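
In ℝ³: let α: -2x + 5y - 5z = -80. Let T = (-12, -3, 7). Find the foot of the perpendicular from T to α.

(-10, -8, 12)

Foot = T − λn with λ = (n·T − d)/|n|² = (-26 − (-80))/54 = 1.
Foot = (-12, -3, 7) − 1·(-2, 5, -5) = (-10, -8, 12).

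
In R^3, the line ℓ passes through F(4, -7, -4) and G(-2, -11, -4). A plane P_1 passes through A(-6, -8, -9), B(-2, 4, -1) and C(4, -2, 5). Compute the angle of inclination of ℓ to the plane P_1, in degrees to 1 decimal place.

A direction vector for ℓ is G − F = (-6, -4, 0).
AB = (4, 12, 8), AC = (10, 6, 14); a normal to P_1 is AB × AC = (120, 24, -96).
Using A: P_1 has equation 120x + 24y - 96z = -48.
sin θ = |n·v| / (|n||v|) = |-816| / (√24192 · √52) = 0.72753.
θ ≈ 46.7°.

46.7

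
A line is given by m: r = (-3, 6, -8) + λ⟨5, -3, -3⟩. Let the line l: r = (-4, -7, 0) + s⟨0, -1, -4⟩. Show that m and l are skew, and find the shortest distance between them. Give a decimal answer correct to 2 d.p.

13.74

Common perpendicular direction n = (5, -3, -3) × (0, -1, -4) = (9, 20, -5).
With w = (-4, -7, 0) − (-3, 6, -8) = (-1, -13, 8), w · n = -309.
Since n ≠ 0 the lines are not parallel, and w · n = -309 ≠ 0 so they do not intersect; hence they are skew.
Distance = |w · n| / |n| = |-309| / √506 ≈ 13.74.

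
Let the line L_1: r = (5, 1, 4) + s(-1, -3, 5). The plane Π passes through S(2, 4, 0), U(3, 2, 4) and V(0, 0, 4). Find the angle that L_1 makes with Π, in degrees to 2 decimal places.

SU = (1, -2, 4), SV = (-2, -4, 4); a normal to Π is SU × SV = (8, -12, -8).
Using S: Π has equation 8x - 12y - 8z = -32.
sin θ = |n·v| / (|n||v|) = |-12| / (√272 · √35) = 0.12299.
θ ≈ 7.06°.

7.06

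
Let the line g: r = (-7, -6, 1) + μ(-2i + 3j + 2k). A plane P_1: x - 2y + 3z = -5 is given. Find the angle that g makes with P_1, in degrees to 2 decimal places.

7.45

sin θ = |n·v| / (|n||v|) = |-2| / (√14 · √17) = 0.12964.
θ ≈ 7.45°.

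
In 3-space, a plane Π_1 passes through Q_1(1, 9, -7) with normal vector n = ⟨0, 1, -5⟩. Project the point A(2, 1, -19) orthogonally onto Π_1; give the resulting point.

Π_1: n·r = n·Q_1 gives y - 5z = 44.
Foot = A − λn with λ = (n·A − d)/|n|² = (96 − 44)/26 = 2.
Foot = (2, 1, -19) − 2·(0, 1, -5) = (2, -1, -9).

(2, -1, -9)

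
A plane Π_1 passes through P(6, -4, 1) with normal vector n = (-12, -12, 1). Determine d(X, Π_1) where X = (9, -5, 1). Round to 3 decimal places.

1.412

Π_1: n·r = n·P gives -12x - 12y + z = -23.
n·X − d = (-12)·(9) + (-12)·(-5) + (1)·(1) − (-23) = -24; |n| = √289.
Distance = |-24| / √289 = 24/√289 ≈ 1.412.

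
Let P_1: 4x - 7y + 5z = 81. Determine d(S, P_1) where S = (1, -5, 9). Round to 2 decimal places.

n·S − d = (4)·(1) + (-7)·(-5) + (5)·(9) − 81 = 3; |n| = √90.
Distance = |3| / √90 = 3/√90 ≈ 0.32.

0.32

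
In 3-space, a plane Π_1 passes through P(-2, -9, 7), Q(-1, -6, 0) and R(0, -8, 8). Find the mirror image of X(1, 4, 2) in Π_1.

(9, -8, -2)

PQ = (1, 3, -7), PR = (2, 1, 1); a normal to Π_1 is PQ × PR = (10, -15, -5).
Using P: Π_1 has equation 10x - 15y - 5z = 80.
λ = (n·X − d)/|n|² = (-60 − 80)/350 = -2/5.
Reflection = X − 2λn = (1, 4, 2) − (-4/5)·(10, -15, -5) = (9, -8, -2).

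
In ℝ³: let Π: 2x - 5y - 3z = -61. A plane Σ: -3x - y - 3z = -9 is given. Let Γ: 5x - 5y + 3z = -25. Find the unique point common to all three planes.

Solving the 3×3 linear system 2x - 5y - 3z = -61, -3x - y - 3z = -9, 5x - 5y + 3z = -25 (e.g. by elimination or Cramer's rule, determinant = -66) gives (-8, 3, 10).

(-8, 3, 10)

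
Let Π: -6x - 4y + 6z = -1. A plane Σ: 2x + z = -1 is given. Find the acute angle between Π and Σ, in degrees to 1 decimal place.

73.4

cos θ = |n₁·n₂| / (|n₁||n₂|) = |-6| / (√88 · √5).
θ = arccos(0.28604) ≈ 73.4°.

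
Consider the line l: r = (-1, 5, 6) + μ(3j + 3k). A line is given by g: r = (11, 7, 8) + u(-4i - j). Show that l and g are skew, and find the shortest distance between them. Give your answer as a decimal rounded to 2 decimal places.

Common perpendicular direction n = (0, 3, 3) × (-4, -1, 0) = (3, -12, 12).
With w = (11, 7, 8) − (-1, 5, 6) = (12, 2, 2), w · n = 36.
Since n ≠ 0 the lines are not parallel, and w · n = 36 ≠ 0 so they do not intersect; hence they are skew.
Distance = |w · n| / |n| = |36| / √297 ≈ 2.09.

2.09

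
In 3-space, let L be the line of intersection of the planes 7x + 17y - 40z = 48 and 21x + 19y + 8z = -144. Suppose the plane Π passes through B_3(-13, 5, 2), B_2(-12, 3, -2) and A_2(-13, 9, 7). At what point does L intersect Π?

Direction of L: (7, 17, -40) × (21, 19, 8) = (896, -896, -224).
A point on L: solving the two plane equations with x = -27 gives (-27, 21, 3).
B_3B_2 = (1, -2, -4), B_3A_2 = (0, 4, 5); a normal to Π is B_3B_2 × B_3A_2 = (6, -5, 4).
Using B_3: Π has equation 6x - 5y + 4z = -95.
Substitute r = (-27, 21, 3) + t(896, -896, -224) into the plane: -255 + 8960t = -95, so t = 1/56.
Intersection: (-27, 21, 3) + (1/56)·(896, -896, -224) = (-11, 5, -1).

(-11, 5, -1)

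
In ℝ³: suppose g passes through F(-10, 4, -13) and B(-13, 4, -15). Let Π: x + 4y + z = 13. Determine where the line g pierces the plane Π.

A direction vector for g is B − F = (-3, 0, -2).
Substitute r = (-10, 4, -13) + t(-3, 0, -2) into the plane: -7 + (-5)t = 13, so t = -4.
Intersection: (-10, 4, -13) + (-4)·(-3, 0, -2) = (2, 4, -5).

(2, 4, -5)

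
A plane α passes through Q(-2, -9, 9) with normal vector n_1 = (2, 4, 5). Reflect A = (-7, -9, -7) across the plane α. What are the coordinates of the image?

(1, 7, 13)

α: n_1·r = n_1·Q gives 2x + 4y + 5z = 5.
λ = (n·A − d)/|n|² = (-85 − 5)/45 = -2.
Reflection = A − 2λn = (-7, -9, -7) − (-4)·(2, 4, 5) = (1, 7, 13).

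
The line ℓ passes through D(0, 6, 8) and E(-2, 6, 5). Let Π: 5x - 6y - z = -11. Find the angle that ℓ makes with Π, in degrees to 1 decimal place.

14.3

A direction vector for ℓ is E − D = (-2, 0, -3).
sin θ = |n·v| / (|n||v|) = |-7| / (√62 · √13) = 0.24656.
θ ≈ 14.3°.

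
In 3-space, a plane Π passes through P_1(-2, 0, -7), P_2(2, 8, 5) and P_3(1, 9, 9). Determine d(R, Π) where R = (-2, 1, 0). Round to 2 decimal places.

P_1P_2 = (4, 8, 12), P_1P_3 = (3, 9, 16); a normal to Π is P_1P_2 × P_1P_3 = (20, -28, 12).
Using P_1: Π has equation 20x - 28y + 12z = -124.
n·R − d = (20)·(-2) + (-28)·(1) + (12)·(0) − (-124) = 56; |n| = √1328.
Distance = |56| / √1328 = 56/√1328 ≈ 1.54.

1.54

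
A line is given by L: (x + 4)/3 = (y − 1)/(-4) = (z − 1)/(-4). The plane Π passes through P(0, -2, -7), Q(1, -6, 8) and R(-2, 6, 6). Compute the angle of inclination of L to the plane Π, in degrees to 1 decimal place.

L has direction (3, -4, -4) through (-4, 1, 1).
PQ = (1, -4, 15), PR = (-2, 8, 13); a normal to Π is PQ × PR = (-172, -43, 0).
Using P: Π has equation -172x - 43y = 86.
sin θ = |n·v| / (|n||v|) = |-344| / (√31433 · √41) = 0.30302.
θ ≈ 17.6°.

17.6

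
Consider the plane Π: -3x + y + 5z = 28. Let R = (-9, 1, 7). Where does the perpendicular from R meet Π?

(-6, 0, 2)

Foot = R − λn with λ = (n·R − d)/|n|² = (63 − 28)/35 = 1.
Foot = (-9, 1, 7) − 1·(-3, 1, 5) = (-6, 0, 2).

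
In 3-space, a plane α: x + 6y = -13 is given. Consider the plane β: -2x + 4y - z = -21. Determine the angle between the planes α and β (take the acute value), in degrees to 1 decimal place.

37.9

cos θ = |n₁·n₂| / (|n₁||n₂|) = |22| / (√37 · √21).
θ = arccos(0.78925) ≈ 37.9°.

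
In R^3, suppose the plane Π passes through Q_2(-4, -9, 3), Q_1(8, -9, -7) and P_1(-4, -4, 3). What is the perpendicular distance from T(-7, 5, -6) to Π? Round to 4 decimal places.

8.8345

Q_2Q_1 = (12, 0, -10), Q_2P_1 = (0, 5, 0); a normal to Π is Q_2Q_1 × Q_2P_1 = (50, 0, 60).
Using Q_2: Π has equation 50x + 60z = -20.
n·T − d = (50)·(-7) + (0)·(5) + (60)·(-6) − (-20) = -690; |n| = √6100.
Distance = |-690| / √6100 = 690/√6100 ≈ 8.8345.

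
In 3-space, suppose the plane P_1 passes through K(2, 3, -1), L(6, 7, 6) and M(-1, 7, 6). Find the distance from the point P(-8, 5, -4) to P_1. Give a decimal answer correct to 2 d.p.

3.22

KL = (4, 4, 7), KM = (-3, 4, 7); a normal to P_1 is KL × KM = (0, -49, 28).
Using K: P_1 has equation -49y + 28z = -175.
n·P − d = (0)·(-8) + (-49)·(5) + (28)·(-4) − (-175) = -182; |n| = √3185.
Distance = |-182| / √3185 = 182/√3185 ≈ 3.22.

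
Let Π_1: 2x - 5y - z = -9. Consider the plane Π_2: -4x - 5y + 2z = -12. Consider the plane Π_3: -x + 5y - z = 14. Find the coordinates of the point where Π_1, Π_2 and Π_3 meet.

(-1, 2, -3)

Solving the 3×3 linear system 2x - 5y - z = -9, -4x - 5y + 2z = -12, -x + 5y - z = 14 (e.g. by elimination or Cramer's rule, determinant = 45) gives (-1, 2, -3).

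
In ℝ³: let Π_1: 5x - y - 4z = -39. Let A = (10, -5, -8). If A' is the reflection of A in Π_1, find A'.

λ = (n·A − d)/|n|² = (87 − (-39))/42 = 3.
Reflection = A − 2λn = (10, -5, -8) − 6·(5, -1, -4) = (-20, 1, 16).

(-20, 1, 16)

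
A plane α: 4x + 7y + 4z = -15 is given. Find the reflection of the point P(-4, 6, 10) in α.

λ = (n·P − d)/|n|² = (66 − (-15))/81 = 1.
Reflection = P − 2λn = (-4, 6, 10) − 2·(4, 7, 4) = (-12, -8, 2).

(-12, -8, 2)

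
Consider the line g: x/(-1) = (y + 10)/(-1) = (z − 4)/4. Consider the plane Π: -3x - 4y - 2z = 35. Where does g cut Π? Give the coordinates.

(3, -7, -8)

g has direction (-1, -1, 4) through (0, -10, 4).
Substitute r = (0, -10, 4) + t(-1, -1, 4) into the plane: 32 + (-1)t = 35, so t = -3.
Intersection: (0, -10, 4) + (-3)·(-1, -1, 4) = (3, -7, -8).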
========
Assignment: From the line that contains "A plane α: 4x" through the end of the records above, print every line exactly and nothing else.

Output below:
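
A plane α: 4x + 7y + 4z = -15 is given. Find the reflection of the point P(-4, 6, 10) in α.

λ = (n·P − d)/|n|² = (66 − (-15))/81 = 1.
Reflection = P − 2λn = (-4, 6, 10) − 2·(4, 7, 4) = (-12, -8, 2).

(-12, -8, 2)

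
Consider the line g: x/(-1) = (y + 10)/(-1) = (z − 4)/4. Consider the plane Π: -3x - 4y - 2z = 35. Where does g cut Π? Give the coordinates.

(3, -7, -8)

g has direction (-1, -1, 4) through (0, -10, 4).
Substitute r = (0, -10, 4) + t(-1, -1, 4) into the plane: 32 + (-1)t = 35, so t = -3.
Intersection: (0, -10, 4) + (-3)·(-1, -1, 4) = (3, -7, -8).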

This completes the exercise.